| Exercise aim |
Across the records, find how many lines include the string "being" and answer with only the figure.

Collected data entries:
^^^^
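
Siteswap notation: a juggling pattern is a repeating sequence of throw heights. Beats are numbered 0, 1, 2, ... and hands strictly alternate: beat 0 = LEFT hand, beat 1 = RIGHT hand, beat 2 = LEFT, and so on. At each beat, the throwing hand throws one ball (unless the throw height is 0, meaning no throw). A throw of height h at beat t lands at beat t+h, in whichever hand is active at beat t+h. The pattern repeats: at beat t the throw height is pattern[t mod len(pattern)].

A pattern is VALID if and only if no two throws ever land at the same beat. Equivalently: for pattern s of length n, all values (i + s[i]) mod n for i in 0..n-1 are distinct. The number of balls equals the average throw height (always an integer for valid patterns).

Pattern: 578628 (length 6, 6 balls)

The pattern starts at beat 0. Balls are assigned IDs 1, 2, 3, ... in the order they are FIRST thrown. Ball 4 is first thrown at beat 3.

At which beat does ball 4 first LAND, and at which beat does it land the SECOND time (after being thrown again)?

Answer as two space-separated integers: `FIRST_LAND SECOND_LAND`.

Beat 0 (L): throw ball1 h=5 -> lands@5:R; in-air after throw: [b1@5:R]
Beat 1 (R): throw ball2 h=7 -> lands@8:L; in-air after throw: [b1@5:R b2@8:L]
Beat 2 (L): throw ball3 h=8 -> lands@10:L; in-air after throw: [b1@5:R b2@8:L b3@10:L]
Beat 3 (R): throw ball4 h=6 -> lands@9:R; in-air after throw: [b1@5:R b2@8:L b4@9:R b3@10:L]
Beat 4 (L): throw ball5 h=2 -> lands@6:L; in-air after throw: [b1@5:R b5@6:L b2@8:L b4@9:R b3@10:L]
Beat 5 (R): throw ball1 h=8 -> lands@13:R; in-air after throw: [b5@6:L b2@8:L b4@9:R b3@10:L b1@13:R]
Beat 6 (L): throw ball5 h=5 -> lands@11:R; in-air after throw: [b2@8:L b4@9:R b3@10:L b5@11:R b1@13:R]
Beat 7 (R): throw ball6 h=7 -> lands@14:L; in-air after throw: [b2@8:L b4@9:R b3@10:L b5@11:R b1@13:R b6@14:L]
Beat 8 (L): throw ball2 h=8 -> lands@16:L; in-air after throw: [b4@9:R b3@10:L b5@11:R b1@13:R b6@14:L b2@16:L]
Beat 9 (R): throw ball4 h=6 -> lands@15:R; in-air after throw: [b3@10:L b5@11:R b1@13:R b6@14:L b4@15:R b2@16:L]
Beat 10 (L): throw ball3 h=2 -> lands@12:L; in-air after throw: [b5@11:R b3@12:L b1@13:R b6@14:L b4@15:R b2@16:L]
Beat 11 (R): throw ball5 h=8 -> lands@19:R; in-air after throw: [b3@12:L b1@13:R b6@14:L b4@15:R b2@16:L b5@19:R]
Beat 12 (L): throw ball3 h=5 -> lands@17:R; in-air after throw: [b1@13:R b6@14:L b4@15:R b2@16:L b3@17:R b5@19:R]
Beat 13 (R): throw ball1 h=7 -> lands@20:L; in-air after throw: [b6@14:L b4@15:R b2@16:L b3@17:R b5@19:R b1@20:L]
Beat 14 (L): throw ball6 h=8 -> lands@22:L; in-air after throw: [b4@15:R b2@16:L b3@17:R b5@19:R b1@20:L b6@22:L]
Beat 15 (R): throw ball4 h=6 -> lands@21:R; in-air after throw: [b2@16:L b3@17:R b5@19:R b1@20:L b4@21:R b6@22:L]
Ball 4: thrown@3 h=6 -> first land @9; rethrown@9 h=6 -> second land @15

Answer: 9 15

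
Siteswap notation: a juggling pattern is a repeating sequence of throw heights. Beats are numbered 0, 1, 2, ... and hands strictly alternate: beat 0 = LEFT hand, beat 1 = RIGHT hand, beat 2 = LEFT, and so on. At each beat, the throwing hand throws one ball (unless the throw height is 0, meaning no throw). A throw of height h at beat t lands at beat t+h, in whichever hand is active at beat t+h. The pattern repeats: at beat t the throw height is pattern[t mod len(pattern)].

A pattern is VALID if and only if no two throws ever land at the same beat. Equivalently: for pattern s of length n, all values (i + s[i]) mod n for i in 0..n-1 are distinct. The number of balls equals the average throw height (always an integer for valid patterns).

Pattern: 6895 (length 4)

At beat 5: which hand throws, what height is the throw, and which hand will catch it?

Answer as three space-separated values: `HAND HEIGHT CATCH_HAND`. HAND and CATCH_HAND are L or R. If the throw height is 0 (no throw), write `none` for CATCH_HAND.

Beat 5: 5 mod 2 = 1, so hand = R
Throw height = pattern[5 mod 4] = pattern[1] = 8
Lands at beat 5+8=13, 13 mod 2 = 1, so catch hand = R

Answer: R 8 R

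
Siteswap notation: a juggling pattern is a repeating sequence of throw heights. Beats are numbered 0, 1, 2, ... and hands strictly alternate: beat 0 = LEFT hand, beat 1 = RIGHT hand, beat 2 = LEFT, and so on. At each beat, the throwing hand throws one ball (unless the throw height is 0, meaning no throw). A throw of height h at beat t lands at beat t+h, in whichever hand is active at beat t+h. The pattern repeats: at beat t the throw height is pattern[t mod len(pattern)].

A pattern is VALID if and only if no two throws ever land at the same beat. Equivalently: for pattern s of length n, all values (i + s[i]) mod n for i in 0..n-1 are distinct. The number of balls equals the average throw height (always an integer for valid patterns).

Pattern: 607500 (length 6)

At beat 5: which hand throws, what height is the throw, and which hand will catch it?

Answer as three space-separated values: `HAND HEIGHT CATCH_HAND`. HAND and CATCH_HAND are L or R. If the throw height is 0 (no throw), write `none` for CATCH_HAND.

Beat 5: 5 mod 2 = 1, so hand = R
Throw height = pattern[5 mod 6] = pattern[5] = 0

Answer: R 0 none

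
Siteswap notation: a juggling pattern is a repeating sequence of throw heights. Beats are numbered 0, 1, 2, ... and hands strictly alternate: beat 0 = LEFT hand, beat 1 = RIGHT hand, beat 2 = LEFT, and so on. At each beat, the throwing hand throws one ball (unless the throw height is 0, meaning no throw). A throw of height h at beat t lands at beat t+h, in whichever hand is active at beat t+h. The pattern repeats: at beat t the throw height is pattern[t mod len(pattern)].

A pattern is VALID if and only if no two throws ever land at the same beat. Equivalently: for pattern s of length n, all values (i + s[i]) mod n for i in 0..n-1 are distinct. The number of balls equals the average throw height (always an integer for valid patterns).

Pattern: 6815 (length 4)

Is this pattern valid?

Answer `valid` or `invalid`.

Answer: valid

Derivation:
i=0: (i + s[i]) mod n = (0 + 6) mod 4 = 2
i=1: (i + s[i]) mod n = (1 + 8) mod 4 = 1
i=2: (i + s[i]) mod n = (2 + 1) mod 4 = 3
i=3: (i + s[i]) mod n = (3 + 5) mod 4 = 0
Residues: [2, 1, 3, 0], distinct: True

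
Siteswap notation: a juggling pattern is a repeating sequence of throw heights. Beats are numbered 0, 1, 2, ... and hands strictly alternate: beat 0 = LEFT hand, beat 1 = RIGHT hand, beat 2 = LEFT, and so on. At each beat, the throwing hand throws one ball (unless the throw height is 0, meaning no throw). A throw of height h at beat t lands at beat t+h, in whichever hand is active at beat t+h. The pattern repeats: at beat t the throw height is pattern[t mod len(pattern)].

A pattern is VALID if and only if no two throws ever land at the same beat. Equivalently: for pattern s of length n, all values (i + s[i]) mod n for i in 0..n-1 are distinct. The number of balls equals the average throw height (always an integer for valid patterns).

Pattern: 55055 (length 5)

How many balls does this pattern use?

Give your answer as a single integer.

Answer: 4

Derivation:
Pattern = [5, 5, 0, 5, 5], length n = 5
  position 0: throw height = 5, running sum = 5
  position 1: throw height = 5, running sum = 10
  position 2: throw height = 0, running sum = 10
  position 3: throw height = 5, running sum = 15
  position 4: throw height = 5, running sum = 20
Total sum = 20; balls = sum / n = 20 / 5 = 4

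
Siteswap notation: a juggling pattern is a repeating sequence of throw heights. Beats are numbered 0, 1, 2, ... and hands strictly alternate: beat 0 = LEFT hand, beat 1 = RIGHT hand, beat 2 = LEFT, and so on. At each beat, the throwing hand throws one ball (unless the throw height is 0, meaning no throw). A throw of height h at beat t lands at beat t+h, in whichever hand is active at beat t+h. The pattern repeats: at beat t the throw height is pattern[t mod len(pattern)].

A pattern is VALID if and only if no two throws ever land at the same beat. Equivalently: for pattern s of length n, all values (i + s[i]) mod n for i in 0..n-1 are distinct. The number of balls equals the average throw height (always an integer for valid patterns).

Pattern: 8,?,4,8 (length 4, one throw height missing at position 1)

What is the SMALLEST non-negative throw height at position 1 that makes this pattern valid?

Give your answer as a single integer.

i=0: (0 + 8) mod 4 = 0
i=1: s[i]=? (unknown)
i=2: (2 + 4) mod 4 = 2
i=3: (3 + 8) mod 4 = 3
Known residues: [0, 2, 3]; need a permutation of 0..3, so missing residue r = 1
Need (1 + s) mod 4 = 1; smallest s = (1 - 1) mod 4 = 0

Answer: 0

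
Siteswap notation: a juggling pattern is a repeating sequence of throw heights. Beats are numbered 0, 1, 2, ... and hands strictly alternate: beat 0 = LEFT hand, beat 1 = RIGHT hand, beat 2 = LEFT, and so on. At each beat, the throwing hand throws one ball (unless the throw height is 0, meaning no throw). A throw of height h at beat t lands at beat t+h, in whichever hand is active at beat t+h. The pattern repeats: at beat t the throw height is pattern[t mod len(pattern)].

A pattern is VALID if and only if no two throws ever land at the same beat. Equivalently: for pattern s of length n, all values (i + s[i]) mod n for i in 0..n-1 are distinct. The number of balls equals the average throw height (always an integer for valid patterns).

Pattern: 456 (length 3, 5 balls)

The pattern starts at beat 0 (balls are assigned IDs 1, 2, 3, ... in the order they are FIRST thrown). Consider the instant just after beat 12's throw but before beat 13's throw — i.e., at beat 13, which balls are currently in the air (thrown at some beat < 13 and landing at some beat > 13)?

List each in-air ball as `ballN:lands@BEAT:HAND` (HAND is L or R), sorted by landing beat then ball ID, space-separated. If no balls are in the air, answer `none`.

Answer: ball3:lands@14:L ball2:lands@15:R ball4:lands@16:L ball5:lands@17:R

Derivation:
Beat 0 (L): throw ball1 h=4 -> lands@4:L; in-air after throw: [b1@4:L]
Beat 1 (R): throw ball2 h=5 -> lands@6:L; in-air after throw: [b1@4:L b2@6:L]
Beat 2 (L): throw ball3 h=6 -> lands@8:L; in-air after throw: [b1@4:L b2@6:L b3@8:L]
Beat 3 (R): throw ball4 h=4 -> lands@7:R; in-air after throw: [b1@4:L b2@6:L b4@7:R b3@8:L]
Beat 4 (L): throw ball1 h=5 -> lands@9:R; in-air after throw: [b2@6:L b4@7:R b3@8:L b1@9:R]
Beat 5 (R): throw ball5 h=6 -> lands@11:R; in-air after throw: [b2@6:L b4@7:R b3@8:L b1@9:R b5@11:R]
Beat 6 (L): throw ball2 h=4 -> lands@10:L; in-air after throw: [b4@7:R b3@8:L b1@9:R b2@10:L b5@11:R]
Beat 7 (R): throw ball4 h=5 -> lands@12:L; in-air after throw: [b3@8:L b1@9:R b2@10:L b5@11:R b4@12:L]
Beat 8 (L): throw ball3 h=6 -> lands@14:L; in-air after throw: [b1@9:R b2@10:L b5@11:R b4@12:L b3@14:L]
Beat 9 (R): throw ball1 h=4 -> lands@13:R; in-air after throw: [b2@10:L b5@11:R b4@12:L b1@13:R b3@14:L]
Beat 10 (L): throw ball2 h=5 -> lands@15:R; in-air after throw: [b5@11:R b4@12:L b1@13:R b3@14:L b2@15:R]
Beat 11 (R): throw ball5 h=6 -> lands@17:R; in-air after throw: [b4@12:L b1@13:R b3@14:L b2@15:R b5@17:R]
Beat 12 (L): throw ball4 h=4 -> lands@16:L; in-air after throw: [b1@13:R b3@14:L b2@15:R b4@16:L b5@17:R]
Beat 13 (R): throw ball1 h=5 -> lands@18:L; in-air after throw: [b3@14:L b2@15:R b4@16:L b5@17:R b1@18:L]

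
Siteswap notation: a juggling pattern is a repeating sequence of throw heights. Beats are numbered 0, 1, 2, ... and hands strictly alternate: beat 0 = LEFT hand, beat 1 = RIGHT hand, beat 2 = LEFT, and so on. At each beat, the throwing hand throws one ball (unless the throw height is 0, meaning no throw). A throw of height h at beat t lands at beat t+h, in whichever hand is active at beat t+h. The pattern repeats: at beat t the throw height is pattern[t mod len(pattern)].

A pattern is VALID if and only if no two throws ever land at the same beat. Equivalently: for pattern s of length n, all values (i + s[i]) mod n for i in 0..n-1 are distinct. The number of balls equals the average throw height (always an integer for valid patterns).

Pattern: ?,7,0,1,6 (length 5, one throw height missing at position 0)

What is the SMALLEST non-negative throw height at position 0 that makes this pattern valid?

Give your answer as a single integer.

Answer: 1

Derivation:
i=0: s[i]=? (unknown)
i=1: (1 + 7) mod 5 = 3
i=2: (2 + 0) mod 5 = 2
i=3: (3 + 1) mod 5 = 4
i=4: (4 + 6) mod 5 = 0
Known residues: [0, 2, 3, 4]; need a permutation of 0..4, so missing residue r = 1
Need (0 + s) mod 5 = 1; smallest s = (1 - 0) mod 5 = 1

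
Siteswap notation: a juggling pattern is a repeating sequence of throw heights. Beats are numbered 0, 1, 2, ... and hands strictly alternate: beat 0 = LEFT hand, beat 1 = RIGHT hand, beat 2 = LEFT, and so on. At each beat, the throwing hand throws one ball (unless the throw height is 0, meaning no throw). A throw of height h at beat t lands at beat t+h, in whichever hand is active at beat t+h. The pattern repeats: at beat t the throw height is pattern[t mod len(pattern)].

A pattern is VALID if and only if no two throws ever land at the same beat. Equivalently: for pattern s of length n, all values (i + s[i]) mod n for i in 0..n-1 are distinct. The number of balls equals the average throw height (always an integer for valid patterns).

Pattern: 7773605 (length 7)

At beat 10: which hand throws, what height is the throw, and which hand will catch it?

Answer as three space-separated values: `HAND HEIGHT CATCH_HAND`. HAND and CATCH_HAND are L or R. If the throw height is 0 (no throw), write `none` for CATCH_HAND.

Beat 10: 10 mod 2 = 0, so hand = L
Throw height = pattern[10 mod 7] = pattern[3] = 3
Lands at beat 10+3=13, 13 mod 2 = 1, so catch hand = R

Answer: L 3 R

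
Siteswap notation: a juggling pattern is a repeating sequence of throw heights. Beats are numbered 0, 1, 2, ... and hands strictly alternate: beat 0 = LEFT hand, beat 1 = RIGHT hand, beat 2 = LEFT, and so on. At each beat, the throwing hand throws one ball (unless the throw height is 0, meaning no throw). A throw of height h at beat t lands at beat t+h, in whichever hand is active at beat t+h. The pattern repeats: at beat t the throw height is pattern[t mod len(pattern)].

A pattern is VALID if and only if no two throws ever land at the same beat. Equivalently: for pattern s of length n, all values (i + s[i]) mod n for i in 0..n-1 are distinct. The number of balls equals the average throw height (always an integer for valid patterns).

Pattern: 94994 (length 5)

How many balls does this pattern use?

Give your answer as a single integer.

Pattern = [9, 4, 9, 9, 4], length n = 5
  position 0: throw height = 9, running sum = 9
  position 1: throw height = 4, running sum = 13
  position 2: throw height = 9, running sum = 22
  position 3: throw height = 9, running sum = 31
  position 4: throw height = 4, running sum = 35
Total sum = 35; balls = sum / n = 35 / 5 = 7

Answer: 7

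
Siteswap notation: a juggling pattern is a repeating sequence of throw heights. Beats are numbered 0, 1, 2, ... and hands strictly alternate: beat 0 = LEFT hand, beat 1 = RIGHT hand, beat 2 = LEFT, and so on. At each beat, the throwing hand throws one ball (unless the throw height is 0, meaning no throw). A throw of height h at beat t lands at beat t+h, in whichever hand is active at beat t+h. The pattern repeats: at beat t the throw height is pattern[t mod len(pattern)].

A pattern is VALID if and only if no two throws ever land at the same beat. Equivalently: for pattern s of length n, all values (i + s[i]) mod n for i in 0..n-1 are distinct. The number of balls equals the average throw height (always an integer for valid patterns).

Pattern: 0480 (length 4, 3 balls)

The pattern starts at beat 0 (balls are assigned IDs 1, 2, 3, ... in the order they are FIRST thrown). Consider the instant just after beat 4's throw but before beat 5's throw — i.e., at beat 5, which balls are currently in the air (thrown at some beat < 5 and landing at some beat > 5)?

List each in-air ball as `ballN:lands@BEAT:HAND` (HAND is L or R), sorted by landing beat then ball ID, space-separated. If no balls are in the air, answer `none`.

Answer: ball2:lands@10:L

Derivation:
Beat 1 (R): throw ball1 h=4 -> lands@5:R; in-air after throw: [b1@5:R]
Beat 2 (L): throw ball2 h=8 -> lands@10:L; in-air after throw: [b1@5:R b2@10:L]
Beat 5 (R): throw ball1 h=4 -> lands@9:R; in-air after throw: [b1@9:R b2@10:L]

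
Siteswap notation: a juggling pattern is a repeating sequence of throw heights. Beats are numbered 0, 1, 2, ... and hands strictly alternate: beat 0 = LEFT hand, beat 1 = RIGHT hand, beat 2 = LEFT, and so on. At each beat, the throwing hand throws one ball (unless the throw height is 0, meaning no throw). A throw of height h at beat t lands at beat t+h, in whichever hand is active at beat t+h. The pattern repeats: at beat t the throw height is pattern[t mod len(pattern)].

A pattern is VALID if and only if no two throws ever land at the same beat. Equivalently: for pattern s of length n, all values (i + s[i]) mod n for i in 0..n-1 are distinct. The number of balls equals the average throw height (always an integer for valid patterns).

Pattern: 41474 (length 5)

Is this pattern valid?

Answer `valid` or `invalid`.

Answer: valid

Derivation:
i=0: (i + s[i]) mod n = (0 + 4) mod 5 = 4
i=1: (i + s[i]) mod n = (1 + 1) mod 5 = 2
i=2: (i + s[i]) mod n = (2 + 4) mod 5 = 1
i=3: (i + s[i]) mod n = (3 + 7) mod 5 = 0
i=4: (i + s[i]) mod n = (4 + 4) mod 5 = 3
Residues: [4, 2, 1, 0, 3], distinct: True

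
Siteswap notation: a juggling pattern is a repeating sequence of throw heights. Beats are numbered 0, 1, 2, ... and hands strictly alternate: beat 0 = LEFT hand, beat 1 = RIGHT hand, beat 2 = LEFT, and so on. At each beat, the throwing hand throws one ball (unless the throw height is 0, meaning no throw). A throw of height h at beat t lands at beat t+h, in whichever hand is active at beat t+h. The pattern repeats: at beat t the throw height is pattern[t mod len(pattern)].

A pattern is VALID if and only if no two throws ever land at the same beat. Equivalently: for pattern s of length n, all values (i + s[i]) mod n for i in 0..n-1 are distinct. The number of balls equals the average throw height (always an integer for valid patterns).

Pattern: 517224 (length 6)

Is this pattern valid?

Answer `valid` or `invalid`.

Answer: invalid

Derivation:
i=0: (i + s[i]) mod n = (0 + 5) mod 6 = 5
i=1: (i + s[i]) mod n = (1 + 1) mod 6 = 2
i=2: (i + s[i]) mod n = (2 + 7) mod 6 = 3
i=3: (i + s[i]) mod n = (3 + 2) mod 6 = 5
i=4: (i + s[i]) mod n = (4 + 2) mod 6 = 0
i=5: (i + s[i]) mod n = (5 + 4) mod 6 = 3
Residues: [5, 2, 3, 5, 0, 3], distinct: False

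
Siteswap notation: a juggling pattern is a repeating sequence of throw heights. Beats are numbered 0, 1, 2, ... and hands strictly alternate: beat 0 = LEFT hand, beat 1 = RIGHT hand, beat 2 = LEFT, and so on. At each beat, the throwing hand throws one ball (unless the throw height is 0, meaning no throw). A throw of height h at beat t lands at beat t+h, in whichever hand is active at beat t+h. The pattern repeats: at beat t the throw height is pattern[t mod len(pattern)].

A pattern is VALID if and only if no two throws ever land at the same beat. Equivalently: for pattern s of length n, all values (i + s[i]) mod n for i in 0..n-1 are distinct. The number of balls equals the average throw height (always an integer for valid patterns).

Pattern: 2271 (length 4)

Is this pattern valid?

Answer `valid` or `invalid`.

Answer: valid

Derivation:
i=0: (i + s[i]) mod n = (0 + 2) mod 4 = 2
i=1: (i + s[i]) mod n = (1 + 2) mod 4 = 3
i=2: (i + s[i]) mod n = (2 + 7) mod 4 = 1
i=3: (i + s[i]) mod n = (3 + 1) mod 4 = 0
Residues: [2, 3, 1, 0], distinct: True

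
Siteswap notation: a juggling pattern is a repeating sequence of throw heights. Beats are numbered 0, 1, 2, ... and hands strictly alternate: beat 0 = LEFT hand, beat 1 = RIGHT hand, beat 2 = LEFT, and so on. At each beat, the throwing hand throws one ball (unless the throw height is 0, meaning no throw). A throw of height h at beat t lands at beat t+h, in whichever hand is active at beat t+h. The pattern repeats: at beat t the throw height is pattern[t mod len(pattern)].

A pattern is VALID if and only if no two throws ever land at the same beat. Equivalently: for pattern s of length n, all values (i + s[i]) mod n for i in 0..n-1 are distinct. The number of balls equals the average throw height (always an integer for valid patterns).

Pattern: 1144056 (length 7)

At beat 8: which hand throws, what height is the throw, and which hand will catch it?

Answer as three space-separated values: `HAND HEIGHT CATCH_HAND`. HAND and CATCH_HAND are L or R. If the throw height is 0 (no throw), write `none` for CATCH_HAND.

Answer: L 1 R

Derivation:
Beat 8: 8 mod 2 = 0, so hand = L
Throw height = pattern[8 mod 7] = pattern[1] = 1
Lands at beat 8+1=9, 9 mod 2 = 1, so catch hand = R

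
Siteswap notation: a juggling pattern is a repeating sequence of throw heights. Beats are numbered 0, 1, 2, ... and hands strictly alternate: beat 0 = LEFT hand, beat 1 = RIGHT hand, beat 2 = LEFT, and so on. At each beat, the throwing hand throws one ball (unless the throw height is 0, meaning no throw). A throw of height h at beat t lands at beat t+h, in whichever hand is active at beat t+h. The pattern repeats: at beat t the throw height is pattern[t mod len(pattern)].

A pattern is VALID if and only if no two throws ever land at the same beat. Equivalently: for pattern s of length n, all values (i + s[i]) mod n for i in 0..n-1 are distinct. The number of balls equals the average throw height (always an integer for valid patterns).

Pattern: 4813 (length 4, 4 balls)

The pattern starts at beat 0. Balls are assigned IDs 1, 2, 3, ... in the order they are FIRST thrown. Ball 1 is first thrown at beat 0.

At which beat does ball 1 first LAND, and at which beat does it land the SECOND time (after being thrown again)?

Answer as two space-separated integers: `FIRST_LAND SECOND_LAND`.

Answer: 4 8

Derivation:
Beat 0 (L): throw ball1 h=4 -> lands@4:L; in-air after throw: [b1@4:L]
Beat 1 (R): throw ball2 h=8 -> lands@9:R; in-air after throw: [b1@4:L b2@9:R]
Beat 2 (L): throw ball3 h=1 -> lands@3:R; in-air after throw: [b3@3:R b1@4:L b2@9:R]
Beat 3 (R): throw ball3 h=3 -> lands@6:L; in-air after throw: [b1@4:L b3@6:L b2@9:R]
Beat 4 (L): throw ball1 h=4 -> lands@8:L; in-air after throw: [b3@6:L b1@8:L b2@9:R]
Beat 5 (R): throw ball4 h=8 -> lands@13:R; in-air after throw: [b3@6:L b1@8:L b2@9:R b4@13:R]
Beat 6 (L): throw ball3 h=1 -> lands@7:R; in-air after throw: [b3@7:R b1@8:L b2@9:R b4@13:R]
Beat 7 (R): throw ball3 h=3 -> lands@10:L; in-air after throw: [b1@8:L b2@9:R b3@10:L b4@13:R]
Beat 8 (L): throw ball1 h=4 -> lands@12:L; in-air after throw: [b2@9:R b3@10:L b1@12:L b4@13:R]
Ball 1: thrown@0 h=4 -> first land @4; rethrown@4 h=4 -> second land @8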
^^^^
| Answer to this problem |
2